**Task details**
Extract the full set of records, then give each one again exactly.

Saved data entries
== Segment start ==

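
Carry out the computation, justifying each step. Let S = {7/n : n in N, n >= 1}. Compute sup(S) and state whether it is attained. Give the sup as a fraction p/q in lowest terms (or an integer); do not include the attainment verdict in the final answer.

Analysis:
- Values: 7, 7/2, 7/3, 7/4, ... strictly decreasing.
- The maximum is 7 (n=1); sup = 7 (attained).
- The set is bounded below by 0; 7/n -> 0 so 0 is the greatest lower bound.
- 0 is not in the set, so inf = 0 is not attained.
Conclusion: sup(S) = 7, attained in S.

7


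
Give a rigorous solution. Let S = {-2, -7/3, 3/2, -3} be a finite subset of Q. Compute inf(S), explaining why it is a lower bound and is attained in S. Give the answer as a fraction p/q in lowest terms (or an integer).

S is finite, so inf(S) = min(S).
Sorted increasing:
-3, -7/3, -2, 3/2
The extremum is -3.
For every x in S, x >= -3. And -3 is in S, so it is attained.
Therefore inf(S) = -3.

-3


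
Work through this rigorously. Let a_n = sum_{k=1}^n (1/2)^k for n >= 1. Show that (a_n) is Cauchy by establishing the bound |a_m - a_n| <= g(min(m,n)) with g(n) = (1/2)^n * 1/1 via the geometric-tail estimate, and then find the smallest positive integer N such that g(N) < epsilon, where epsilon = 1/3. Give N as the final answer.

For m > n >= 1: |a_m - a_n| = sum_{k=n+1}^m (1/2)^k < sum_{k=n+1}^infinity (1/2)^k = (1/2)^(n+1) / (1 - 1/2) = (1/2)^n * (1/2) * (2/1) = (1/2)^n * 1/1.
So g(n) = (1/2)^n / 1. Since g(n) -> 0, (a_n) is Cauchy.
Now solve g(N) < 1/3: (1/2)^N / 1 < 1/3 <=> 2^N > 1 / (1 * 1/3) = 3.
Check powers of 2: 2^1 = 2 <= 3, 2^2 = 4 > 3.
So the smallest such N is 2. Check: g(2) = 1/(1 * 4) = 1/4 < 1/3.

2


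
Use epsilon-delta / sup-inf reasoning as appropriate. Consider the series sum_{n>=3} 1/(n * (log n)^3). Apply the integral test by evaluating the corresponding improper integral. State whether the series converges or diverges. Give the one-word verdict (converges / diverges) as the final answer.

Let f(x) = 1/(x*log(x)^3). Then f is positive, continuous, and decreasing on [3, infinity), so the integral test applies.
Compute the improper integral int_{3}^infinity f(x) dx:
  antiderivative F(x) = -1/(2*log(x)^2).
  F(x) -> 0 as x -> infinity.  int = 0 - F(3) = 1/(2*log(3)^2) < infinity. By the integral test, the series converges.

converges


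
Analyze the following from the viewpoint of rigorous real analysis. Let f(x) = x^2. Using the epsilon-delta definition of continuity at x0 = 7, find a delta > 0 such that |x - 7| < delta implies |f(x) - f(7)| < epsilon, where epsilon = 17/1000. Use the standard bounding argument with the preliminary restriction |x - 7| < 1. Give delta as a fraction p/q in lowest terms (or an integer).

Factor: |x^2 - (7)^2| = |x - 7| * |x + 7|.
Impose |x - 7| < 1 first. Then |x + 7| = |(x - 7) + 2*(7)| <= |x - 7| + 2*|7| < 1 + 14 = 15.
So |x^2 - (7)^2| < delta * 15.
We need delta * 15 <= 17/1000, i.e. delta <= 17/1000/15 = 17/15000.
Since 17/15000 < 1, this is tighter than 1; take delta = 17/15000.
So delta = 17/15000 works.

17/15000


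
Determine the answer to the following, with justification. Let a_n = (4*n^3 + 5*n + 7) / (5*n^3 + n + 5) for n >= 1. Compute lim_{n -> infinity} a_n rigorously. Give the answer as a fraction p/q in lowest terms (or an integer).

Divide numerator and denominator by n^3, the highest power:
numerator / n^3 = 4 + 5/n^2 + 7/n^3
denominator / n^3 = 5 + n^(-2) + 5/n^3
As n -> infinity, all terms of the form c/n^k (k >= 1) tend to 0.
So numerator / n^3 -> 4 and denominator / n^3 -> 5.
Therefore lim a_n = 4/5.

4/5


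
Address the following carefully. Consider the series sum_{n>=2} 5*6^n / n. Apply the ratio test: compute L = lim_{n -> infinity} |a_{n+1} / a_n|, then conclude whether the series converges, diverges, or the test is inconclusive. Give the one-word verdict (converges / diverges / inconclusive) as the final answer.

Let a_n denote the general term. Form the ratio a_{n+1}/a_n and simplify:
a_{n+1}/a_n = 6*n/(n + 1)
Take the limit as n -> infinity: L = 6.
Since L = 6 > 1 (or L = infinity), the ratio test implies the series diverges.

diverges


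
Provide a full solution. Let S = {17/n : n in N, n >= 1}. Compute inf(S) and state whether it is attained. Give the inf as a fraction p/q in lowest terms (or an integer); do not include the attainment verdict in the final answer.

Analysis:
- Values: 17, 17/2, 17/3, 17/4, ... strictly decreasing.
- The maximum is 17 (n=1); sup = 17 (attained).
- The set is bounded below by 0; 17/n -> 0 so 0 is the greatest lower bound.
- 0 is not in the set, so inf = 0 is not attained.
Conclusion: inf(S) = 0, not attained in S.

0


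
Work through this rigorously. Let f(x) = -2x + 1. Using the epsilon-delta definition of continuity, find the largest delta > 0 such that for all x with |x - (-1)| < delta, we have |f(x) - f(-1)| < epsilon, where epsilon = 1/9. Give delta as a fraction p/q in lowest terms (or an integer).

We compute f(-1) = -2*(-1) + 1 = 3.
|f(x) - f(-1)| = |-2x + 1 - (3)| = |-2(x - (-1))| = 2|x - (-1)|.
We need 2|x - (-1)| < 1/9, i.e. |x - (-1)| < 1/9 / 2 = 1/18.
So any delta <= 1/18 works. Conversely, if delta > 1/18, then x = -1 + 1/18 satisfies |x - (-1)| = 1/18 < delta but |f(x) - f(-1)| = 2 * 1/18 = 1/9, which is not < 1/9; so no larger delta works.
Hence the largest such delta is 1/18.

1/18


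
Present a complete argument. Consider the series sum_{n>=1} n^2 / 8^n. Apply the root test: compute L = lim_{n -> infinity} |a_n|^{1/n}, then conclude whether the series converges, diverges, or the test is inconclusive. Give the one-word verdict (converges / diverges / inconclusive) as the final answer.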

== Segment end ==

**Your response**
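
Carry out the computation, justifying each step. Let S = {7/n : n in N, n >= 1}. Compute sup(S) and state whether it is attained. Give the sup as a fraction p/q in lowest terms (or an integer); do not include the attainment verdict in the final answer.

Analysis:
- Values: 7, 7/2, 7/3, 7/4, ... strictly decreasing.
- The maximum is 7 (n=1); sup = 7 (attained).
- The set is bounded below by 0; 7/n -> 0 so 0 is the greatest lower bound.
- 0 is not in the set, so inf = 0 is not attained.
Conclusion: sup(S) = 7, attained in S.

7


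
Give a rigorous solution. Let S = {-2, -7/3, 3/2, -3} be a finite subset of Q. Compute inf(S), explaining why it is a lower bound and is attained in S. Give the answer as a fraction p/q in lowest terms (or an integer).

S is finite, so inf(S) = min(S).
Sorted increasing:
-3, -7/3, -2, 3/2
The extremum is -3.
For every x in S, x >= -3. And -3 is in S, so it is attained.
Therefore inf(S) = -3.

-3


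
Work through this rigorously. Let a_n = sum_{k=1}^n (1/2)^k for n >= 1. Show that (a_n) is Cauchy by establishing the bound |a_m - a_n| <= g(min(m,n)) with g(n) = (1/2)^n * 1/1 via the geometric-tail estimate, and then find the smallest positive integer N such that g(N) < epsilon, where epsilon = 1/3. Give N as the final answer.

For m > n >= 1: |a_m - a_n| = sum_{k=n+1}^m (1/2)^k < sum_{k=n+1}^infinity (1/2)^k = (1/2)^(n+1) / (1 - 1/2) = (1/2)^n * (1/2) * (2/1) = (1/2)^n * 1/1.
So g(n) = (1/2)^n / 1. Since g(n) -> 0, (a_n) is Cauchy.
Now solve g(N) < 1/3: (1/2)^N / 1 < 1/3 <=> 2^N > 1 / (1 * 1/3) = 3.
Check powers of 2: 2^1 = 2 <= 3, 2^2 = 4 > 3.
So the smallest such N is 2. Check: g(2) = 1/(1 * 4) = 1/4 < 1/3.

2


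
Use epsilon-delta / sup-inf reasoning as appropriate. Consider the series sum_{n>=3} 1/(n * (log n)^3). Apply the integral test by evaluating the corresponding improper integral. State whether the series converges or diverges. Give the one-word verdict (converges / diverges) as the final answer.

Let f(x) = 1/(x*log(x)^3). Then f is positive, continuous, and decreasing on [3, infinity), so the integral test applies.
Compute the improper integral int_{3}^infinity f(x) dx:
  antiderivative F(x) = -1/(2*log(x)^2).
  F(x) -> 0 as x -> infinity.  int = 0 - F(3) = 1/(2*log(3)^2) < infinity. By the integral test, the series converges.

converges


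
Analyze the following from the viewpoint of rigorous real analysis. Let f(x) = x^2. Using the epsilon-delta definition of continuity at x0 = 7, find a delta > 0 such that |x - 7| < delta implies |f(x) - f(7)| < epsilon, where epsilon = 17/1000. Use the standard bounding argument with the preliminary restriction |x - 7| < 1. Give delta as a fraction p/q in lowest terms (or an integer).

Factor: |x^2 - (7)^2| = |x - 7| * |x + 7|.
Impose |x - 7| < 1 first. Then |x + 7| = |(x - 7) + 2*(7)| <= |x - 7| + 2*|7| < 1 + 14 = 15.
So |x^2 - (7)^2| < delta * 15.
We need delta * 15 <= 17/1000, i.e. delta <= 17/1000/15 = 17/15000.
Since 17/15000 < 1, this is tighter than 1; take delta = 17/15000.
So delta = 17/15000 works.

17/15000


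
Determine the answer to the following, with justification. Let a_n = (4*n^3 + 5*n + 7) / (5*n^3 + n + 5) for n >= 1. Compute lim_{n -> infinity} a_n rigorously. Give the answer as a fraction p/q in lowest terms (or an integer).

Divide numerator and denominator by n^3, the highest power:
numerator / n^3 = 4 + 5/n^2 + 7/n^3
denominator / n^3 = 5 + n^(-2) + 5/n^3
As n -> infinity, all terms of the form c/n^k (k >= 1) tend to 0.
So numerator / n^3 -> 4 and denominator / n^3 -> 5.
Therefore lim a_n = 4/5.

4/5


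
Address the following carefully. Consider the series sum_{n>=2} 5*6^n / n. Apply the ratio test: compute L = lim_{n -> infinity} |a_{n+1} / a_n|, then conclude whether the series converges, diverges, or the test is inconclusive. Give the one-word verdict (converges / diverges / inconclusive) as the final answer.

Let a_n denote the general term. Form the ratio a_{n+1}/a_n and simplify:
a_{n+1}/a_n = 6*n/(n + 1)
Take the limit as n -> infinity: L = 6.
Since L = 6 > 1 (or L = infinity), the ratio test implies the series diverges.

diverges


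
Provide a full solution. Let S = {17/n : n in N, n >= 1}. Compute inf(S) and state whether it is attained. Give the inf as a fraction p/q in lowest terms (or an integer); do not include the attainment verdict in the final answer.

Analysis:
- Values: 17, 17/2, 17/3, 17/4, ... strictly decreasing.
- The maximum is 17 (n=1); sup = 17 (attained).
- The set is bounded below by 0; 17/n -> 0 so 0 is the greatest lower bound.
- 0 is not in the set, so inf = 0 is not attained.
Conclusion: inf(S) = 0, not attained in S.

0


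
Work through this rigorously. Let f(x) = -2x + 1. Using the epsilon-delta definition of continuity, find the largest delta > 0 such that for all x with |x - (-1)| < delta, we have |f(x) - f(-1)| < epsilon, where epsilon = 1/9. Give delta as a fraction p/q in lowest terms (or an integer).

We compute f(-1) = -2*(-1) + 1 = 3.
|f(x) - f(-1)| = |-2x + 1 - (3)| = |-2(x - (-1))| = 2|x - (-1)|.
We need 2|x - (-1)| < 1/9, i.e. |x - (-1)| < 1/9 / 2 = 1/18.
So any delta <= 1/18 works. Conversely, if delta > 1/18, then x = -1 + 1/18 satisfies |x - (-1)| = 1/18 < delta but |f(x) - f(-1)| = 2 * 1/18 = 1/9, which is not < 1/9; so no larger delta works.
Hence the largest such delta is 1/18.

1/18


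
Present a complete argument. Consider the series sum_{n>=1} n^2 / 8^n. Apply the root test: compute L = lim_{n -> infinity} |a_n|^{1/n}, then conclude whether the series converges, diverges, or the test is inconclusive. Give the one-word verdict (converges / diverges / inconclusive) as the final answer.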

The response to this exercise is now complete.